* **Data for analysis**

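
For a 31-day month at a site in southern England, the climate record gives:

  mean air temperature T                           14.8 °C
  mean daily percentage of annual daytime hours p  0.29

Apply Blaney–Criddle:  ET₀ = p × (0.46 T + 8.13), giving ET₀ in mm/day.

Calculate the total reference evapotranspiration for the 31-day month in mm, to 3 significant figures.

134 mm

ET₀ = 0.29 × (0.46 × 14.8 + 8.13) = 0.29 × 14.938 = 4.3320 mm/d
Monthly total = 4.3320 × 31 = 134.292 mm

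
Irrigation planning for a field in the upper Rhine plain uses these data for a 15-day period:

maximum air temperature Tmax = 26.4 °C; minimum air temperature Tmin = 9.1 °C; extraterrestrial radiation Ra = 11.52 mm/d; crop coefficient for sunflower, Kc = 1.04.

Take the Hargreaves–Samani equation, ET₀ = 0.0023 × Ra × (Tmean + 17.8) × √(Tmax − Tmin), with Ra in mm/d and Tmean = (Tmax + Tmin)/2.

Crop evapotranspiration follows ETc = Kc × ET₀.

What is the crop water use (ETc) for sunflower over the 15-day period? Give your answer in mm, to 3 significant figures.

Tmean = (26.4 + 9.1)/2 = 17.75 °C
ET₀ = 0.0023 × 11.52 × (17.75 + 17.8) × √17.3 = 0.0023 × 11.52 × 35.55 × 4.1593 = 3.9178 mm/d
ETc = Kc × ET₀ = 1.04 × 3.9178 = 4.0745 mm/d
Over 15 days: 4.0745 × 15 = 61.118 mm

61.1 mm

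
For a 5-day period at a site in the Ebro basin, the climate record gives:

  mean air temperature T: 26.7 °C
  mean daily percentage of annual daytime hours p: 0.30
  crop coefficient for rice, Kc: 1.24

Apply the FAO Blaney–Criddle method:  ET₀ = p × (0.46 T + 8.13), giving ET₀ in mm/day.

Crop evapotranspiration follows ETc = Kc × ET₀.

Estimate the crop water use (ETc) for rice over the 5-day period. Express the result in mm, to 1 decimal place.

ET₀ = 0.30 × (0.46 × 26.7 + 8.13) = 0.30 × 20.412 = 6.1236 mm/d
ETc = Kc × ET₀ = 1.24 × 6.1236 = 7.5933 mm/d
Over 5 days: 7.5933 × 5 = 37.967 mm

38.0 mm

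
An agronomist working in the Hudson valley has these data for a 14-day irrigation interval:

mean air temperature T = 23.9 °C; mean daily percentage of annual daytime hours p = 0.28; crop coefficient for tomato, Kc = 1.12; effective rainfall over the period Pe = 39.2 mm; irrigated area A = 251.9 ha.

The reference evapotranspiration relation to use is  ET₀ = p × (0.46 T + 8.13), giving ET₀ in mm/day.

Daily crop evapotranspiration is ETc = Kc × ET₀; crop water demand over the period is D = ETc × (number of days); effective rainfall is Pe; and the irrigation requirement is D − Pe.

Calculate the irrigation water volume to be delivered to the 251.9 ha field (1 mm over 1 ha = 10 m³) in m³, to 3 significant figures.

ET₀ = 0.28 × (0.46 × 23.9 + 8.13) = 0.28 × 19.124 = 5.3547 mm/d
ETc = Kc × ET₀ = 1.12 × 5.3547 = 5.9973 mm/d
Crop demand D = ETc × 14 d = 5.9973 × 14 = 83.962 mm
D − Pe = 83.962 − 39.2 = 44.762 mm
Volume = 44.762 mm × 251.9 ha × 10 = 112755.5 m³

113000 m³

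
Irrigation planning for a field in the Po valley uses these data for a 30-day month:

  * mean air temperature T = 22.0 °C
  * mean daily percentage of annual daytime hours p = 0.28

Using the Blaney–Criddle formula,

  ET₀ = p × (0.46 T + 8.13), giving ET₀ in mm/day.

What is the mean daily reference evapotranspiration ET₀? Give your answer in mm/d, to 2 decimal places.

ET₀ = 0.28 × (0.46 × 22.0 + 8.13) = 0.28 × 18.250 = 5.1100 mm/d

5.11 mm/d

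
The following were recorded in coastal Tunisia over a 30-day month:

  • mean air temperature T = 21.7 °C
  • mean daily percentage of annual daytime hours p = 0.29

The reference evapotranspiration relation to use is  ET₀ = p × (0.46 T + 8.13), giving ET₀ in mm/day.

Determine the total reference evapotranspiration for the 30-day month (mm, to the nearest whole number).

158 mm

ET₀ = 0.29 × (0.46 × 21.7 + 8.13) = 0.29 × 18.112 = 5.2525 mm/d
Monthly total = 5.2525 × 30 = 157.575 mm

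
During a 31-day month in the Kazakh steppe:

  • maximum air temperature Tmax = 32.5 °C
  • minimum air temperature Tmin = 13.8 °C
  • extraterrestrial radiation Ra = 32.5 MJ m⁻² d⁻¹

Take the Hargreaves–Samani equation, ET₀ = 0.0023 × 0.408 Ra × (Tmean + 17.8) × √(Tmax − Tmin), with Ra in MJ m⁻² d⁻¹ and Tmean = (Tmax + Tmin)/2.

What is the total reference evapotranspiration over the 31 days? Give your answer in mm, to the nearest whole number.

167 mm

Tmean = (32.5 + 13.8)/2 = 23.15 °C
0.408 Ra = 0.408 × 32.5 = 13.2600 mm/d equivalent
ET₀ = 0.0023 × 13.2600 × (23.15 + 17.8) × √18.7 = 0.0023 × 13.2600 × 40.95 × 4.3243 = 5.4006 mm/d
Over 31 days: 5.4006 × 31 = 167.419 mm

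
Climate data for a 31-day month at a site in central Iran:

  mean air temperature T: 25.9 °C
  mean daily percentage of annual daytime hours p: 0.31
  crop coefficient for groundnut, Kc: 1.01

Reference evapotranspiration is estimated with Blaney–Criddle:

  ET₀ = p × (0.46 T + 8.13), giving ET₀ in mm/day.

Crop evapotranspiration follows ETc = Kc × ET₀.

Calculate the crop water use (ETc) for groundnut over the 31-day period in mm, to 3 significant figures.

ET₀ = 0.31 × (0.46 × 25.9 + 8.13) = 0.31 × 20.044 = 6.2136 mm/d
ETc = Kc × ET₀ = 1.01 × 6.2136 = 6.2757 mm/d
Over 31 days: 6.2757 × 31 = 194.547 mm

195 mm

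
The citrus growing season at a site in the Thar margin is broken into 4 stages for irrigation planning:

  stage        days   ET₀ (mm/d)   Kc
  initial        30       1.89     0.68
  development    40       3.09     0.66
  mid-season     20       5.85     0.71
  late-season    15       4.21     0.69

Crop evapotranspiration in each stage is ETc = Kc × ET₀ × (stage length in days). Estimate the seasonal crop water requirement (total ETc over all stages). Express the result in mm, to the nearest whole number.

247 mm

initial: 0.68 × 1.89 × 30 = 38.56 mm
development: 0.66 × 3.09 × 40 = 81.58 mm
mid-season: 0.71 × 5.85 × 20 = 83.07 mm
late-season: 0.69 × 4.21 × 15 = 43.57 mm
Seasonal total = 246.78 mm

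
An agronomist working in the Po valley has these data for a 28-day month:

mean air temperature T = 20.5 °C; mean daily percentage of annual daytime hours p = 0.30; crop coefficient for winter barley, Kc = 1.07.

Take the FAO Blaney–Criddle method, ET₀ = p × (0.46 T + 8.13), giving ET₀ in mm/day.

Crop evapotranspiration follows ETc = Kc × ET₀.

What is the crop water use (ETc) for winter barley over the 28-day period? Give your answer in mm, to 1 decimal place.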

* **Task statement**
For the lines above, output exactly those from the line containing "The following were" through the line containing "Tmin = 13.8 °C", and skip the others.

* **Solved problem**
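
The following were recorded in coastal Tunisia over a 30-day month:

  • mean air temperature T = 21.7 °C
  • mean daily percentage of annual daytime hours p = 0.29

The reference evapotranspiration relation to use is  ET₀ = p × (0.46 T + 8.13), giving ET₀ in mm/day.

Determine the total reference evapotranspiration for the 30-day month (mm, to the nearest whole number).

158 mm

ET₀ = 0.29 × (0.46 × 21.7 + 8.13) = 0.29 × 18.112 = 5.2525 mm/d
Monthly total = 5.2525 × 30 = 157.575 mm

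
During a 31-day month in the Kazakh steppe:

  • maximum air temperature Tmax = 32.5 °C
  • minimum air temperature Tmin = 13.8 °C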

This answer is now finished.